Content starts
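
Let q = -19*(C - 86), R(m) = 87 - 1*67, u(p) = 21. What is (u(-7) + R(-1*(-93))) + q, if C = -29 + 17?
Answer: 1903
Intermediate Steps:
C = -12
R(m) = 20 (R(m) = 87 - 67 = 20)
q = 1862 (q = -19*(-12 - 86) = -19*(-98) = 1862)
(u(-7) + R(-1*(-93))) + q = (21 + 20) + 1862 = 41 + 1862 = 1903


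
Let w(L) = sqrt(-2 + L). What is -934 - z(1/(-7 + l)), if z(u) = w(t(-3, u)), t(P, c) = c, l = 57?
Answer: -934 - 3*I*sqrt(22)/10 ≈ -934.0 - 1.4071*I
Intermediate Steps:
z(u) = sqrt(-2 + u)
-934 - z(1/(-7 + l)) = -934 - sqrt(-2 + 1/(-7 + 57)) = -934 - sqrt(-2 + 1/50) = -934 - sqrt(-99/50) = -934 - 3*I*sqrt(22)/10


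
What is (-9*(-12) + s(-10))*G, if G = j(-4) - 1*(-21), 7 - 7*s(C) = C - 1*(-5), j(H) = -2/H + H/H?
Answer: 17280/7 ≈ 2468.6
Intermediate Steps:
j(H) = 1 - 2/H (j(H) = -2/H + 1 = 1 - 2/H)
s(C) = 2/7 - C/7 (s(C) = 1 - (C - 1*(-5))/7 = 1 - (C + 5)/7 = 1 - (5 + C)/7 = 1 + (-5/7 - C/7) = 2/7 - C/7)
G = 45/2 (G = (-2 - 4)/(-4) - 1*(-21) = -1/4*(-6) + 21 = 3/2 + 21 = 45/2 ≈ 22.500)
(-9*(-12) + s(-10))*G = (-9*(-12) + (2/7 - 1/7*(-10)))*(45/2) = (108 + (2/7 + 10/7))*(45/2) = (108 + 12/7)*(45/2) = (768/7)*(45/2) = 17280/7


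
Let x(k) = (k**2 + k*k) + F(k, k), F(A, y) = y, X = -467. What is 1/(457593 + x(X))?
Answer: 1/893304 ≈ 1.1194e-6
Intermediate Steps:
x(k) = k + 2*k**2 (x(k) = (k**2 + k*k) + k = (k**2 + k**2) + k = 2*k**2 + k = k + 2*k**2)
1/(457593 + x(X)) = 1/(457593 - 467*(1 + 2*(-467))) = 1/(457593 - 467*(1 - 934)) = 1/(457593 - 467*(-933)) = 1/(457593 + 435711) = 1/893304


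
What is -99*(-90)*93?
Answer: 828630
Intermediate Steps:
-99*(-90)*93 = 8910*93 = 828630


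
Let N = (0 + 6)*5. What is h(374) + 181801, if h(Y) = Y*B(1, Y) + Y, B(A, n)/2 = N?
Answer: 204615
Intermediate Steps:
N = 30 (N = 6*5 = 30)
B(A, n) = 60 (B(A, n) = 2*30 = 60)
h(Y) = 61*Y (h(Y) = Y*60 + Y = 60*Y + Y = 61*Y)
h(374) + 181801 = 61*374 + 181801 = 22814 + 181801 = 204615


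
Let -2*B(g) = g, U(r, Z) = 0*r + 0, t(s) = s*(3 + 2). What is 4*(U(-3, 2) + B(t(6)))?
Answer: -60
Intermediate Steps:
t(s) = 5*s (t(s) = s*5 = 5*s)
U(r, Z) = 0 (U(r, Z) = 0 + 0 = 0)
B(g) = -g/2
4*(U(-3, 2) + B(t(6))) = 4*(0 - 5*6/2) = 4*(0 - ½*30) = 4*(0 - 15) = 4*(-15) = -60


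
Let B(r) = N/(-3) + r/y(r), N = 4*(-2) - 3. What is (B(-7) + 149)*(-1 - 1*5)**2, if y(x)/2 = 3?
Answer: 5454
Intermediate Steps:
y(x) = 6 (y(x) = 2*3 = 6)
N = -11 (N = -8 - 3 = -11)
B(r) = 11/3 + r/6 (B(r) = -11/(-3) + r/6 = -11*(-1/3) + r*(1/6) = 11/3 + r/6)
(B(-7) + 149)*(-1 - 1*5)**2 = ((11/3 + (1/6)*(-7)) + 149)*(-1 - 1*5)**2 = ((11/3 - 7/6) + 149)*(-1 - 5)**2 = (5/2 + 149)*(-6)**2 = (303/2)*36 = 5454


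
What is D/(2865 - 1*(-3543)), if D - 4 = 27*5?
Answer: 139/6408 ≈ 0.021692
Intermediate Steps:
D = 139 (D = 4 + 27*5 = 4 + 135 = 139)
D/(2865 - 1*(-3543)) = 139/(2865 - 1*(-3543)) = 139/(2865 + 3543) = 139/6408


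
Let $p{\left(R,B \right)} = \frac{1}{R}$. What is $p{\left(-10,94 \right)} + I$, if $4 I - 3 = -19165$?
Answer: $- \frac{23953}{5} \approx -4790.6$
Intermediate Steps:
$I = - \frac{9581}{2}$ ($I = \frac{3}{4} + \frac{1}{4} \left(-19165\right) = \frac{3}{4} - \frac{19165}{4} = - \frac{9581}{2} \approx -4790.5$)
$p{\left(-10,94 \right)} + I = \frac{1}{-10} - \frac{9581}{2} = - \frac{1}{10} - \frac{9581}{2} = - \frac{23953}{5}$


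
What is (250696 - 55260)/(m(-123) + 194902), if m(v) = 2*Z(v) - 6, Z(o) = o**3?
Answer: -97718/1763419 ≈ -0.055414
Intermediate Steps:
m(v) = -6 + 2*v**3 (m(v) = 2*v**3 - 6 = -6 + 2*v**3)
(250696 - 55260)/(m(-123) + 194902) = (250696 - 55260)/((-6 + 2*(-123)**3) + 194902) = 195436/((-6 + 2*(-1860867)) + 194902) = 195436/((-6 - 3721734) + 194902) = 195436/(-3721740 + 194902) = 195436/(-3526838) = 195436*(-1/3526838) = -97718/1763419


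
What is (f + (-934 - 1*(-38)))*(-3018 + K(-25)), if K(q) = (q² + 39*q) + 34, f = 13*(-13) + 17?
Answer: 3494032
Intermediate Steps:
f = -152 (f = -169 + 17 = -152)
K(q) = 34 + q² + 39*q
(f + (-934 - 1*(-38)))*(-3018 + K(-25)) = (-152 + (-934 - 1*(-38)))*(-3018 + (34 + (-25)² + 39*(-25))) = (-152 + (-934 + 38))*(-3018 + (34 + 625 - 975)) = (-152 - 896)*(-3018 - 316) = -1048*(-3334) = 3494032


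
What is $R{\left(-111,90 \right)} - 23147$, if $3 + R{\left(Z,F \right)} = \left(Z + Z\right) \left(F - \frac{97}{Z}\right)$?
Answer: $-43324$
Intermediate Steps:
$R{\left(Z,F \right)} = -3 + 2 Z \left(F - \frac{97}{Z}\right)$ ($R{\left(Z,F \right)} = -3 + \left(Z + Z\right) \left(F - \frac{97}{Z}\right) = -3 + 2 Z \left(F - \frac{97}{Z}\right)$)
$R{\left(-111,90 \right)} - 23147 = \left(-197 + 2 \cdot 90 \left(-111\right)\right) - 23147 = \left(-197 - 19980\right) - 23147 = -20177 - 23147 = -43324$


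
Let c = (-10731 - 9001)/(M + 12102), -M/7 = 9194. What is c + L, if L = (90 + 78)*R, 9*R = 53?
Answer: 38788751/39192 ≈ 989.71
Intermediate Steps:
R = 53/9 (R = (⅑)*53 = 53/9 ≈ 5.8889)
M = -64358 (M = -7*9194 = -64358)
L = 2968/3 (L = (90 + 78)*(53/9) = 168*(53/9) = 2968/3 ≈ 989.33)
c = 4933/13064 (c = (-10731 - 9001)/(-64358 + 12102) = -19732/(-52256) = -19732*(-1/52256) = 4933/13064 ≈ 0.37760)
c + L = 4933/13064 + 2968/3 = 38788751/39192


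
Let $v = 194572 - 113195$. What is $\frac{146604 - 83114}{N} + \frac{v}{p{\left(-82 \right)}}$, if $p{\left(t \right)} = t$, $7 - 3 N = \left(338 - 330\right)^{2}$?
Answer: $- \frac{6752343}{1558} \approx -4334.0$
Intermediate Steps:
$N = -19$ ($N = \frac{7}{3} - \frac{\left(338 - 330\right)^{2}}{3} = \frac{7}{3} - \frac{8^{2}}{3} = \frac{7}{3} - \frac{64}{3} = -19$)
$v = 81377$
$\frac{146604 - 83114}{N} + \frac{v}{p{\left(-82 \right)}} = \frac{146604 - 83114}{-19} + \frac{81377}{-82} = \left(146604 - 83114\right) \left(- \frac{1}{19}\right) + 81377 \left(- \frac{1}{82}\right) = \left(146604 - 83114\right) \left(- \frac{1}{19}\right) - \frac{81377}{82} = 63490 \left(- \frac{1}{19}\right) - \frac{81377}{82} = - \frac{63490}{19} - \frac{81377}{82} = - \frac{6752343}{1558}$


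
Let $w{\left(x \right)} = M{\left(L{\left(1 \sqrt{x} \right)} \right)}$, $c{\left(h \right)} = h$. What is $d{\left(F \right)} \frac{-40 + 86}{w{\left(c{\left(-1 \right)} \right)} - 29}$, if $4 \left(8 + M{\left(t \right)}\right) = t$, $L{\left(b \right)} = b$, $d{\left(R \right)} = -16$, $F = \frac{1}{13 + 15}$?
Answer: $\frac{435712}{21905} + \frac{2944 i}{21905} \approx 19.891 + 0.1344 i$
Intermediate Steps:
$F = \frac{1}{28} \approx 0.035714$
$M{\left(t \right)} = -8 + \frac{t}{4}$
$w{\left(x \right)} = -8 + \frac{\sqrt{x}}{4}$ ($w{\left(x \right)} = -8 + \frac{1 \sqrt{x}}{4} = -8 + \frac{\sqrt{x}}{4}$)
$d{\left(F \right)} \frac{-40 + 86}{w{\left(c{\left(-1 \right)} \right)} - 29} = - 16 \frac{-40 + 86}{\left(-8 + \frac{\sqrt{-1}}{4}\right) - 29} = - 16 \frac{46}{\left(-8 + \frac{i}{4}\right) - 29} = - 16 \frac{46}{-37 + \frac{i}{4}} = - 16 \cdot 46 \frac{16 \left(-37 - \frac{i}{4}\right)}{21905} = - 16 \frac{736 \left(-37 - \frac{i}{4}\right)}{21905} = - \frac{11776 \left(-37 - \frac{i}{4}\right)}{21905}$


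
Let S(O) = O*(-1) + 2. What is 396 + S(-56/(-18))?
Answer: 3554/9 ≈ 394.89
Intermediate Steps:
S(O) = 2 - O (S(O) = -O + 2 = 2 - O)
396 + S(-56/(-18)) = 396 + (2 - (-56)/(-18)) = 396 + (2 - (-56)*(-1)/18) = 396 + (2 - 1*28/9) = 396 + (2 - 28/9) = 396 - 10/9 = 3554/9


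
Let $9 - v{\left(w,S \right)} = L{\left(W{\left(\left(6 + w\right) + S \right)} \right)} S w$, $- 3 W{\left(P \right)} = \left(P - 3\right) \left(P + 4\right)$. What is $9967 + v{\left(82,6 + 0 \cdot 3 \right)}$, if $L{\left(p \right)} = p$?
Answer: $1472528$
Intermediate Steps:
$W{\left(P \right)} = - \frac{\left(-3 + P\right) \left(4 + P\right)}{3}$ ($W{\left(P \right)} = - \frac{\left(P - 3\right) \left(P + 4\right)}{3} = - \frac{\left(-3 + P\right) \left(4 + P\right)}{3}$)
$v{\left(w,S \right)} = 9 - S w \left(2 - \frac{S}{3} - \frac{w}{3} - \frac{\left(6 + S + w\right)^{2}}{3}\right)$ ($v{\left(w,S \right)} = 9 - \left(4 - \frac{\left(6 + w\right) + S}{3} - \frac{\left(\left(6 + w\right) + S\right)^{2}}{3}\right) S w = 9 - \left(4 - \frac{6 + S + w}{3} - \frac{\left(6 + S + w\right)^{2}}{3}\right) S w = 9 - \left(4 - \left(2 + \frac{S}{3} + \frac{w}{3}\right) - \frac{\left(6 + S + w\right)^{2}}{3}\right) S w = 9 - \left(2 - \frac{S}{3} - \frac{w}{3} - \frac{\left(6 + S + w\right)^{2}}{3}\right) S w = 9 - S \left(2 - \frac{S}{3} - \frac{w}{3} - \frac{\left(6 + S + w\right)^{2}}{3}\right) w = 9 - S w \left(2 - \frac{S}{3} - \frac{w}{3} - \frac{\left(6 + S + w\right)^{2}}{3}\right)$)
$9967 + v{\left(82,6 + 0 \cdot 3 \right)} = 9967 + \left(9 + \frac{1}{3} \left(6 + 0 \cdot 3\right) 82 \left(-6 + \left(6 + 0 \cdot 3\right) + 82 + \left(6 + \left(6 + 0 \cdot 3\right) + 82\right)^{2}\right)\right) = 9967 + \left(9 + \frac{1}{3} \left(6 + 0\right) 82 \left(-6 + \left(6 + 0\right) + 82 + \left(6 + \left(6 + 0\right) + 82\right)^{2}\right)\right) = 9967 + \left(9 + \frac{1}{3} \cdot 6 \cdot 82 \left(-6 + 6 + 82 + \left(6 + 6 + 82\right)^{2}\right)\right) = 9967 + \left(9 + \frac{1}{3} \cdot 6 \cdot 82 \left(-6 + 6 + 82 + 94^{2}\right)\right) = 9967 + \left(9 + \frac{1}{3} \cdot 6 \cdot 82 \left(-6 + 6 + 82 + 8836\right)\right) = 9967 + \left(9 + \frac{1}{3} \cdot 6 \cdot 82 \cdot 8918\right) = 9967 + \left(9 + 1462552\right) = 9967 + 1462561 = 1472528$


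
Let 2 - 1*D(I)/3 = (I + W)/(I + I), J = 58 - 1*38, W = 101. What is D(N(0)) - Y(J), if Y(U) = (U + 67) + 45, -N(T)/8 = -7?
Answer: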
Content ends
Work order: Wherever the line holding "- 23147$, if" falls in the entries above, copy exactly from it through the line holding "Answer: $-43324$", inclusive, and add nothing.

Task result:
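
What is $R{\left(-111,90 \right)} - 23147$, if $3 + R{\left(Z,F \right)} = \left(Z + Z\right) \left(F - \frac{97}{Z}\right)$?
Answer: $-43324$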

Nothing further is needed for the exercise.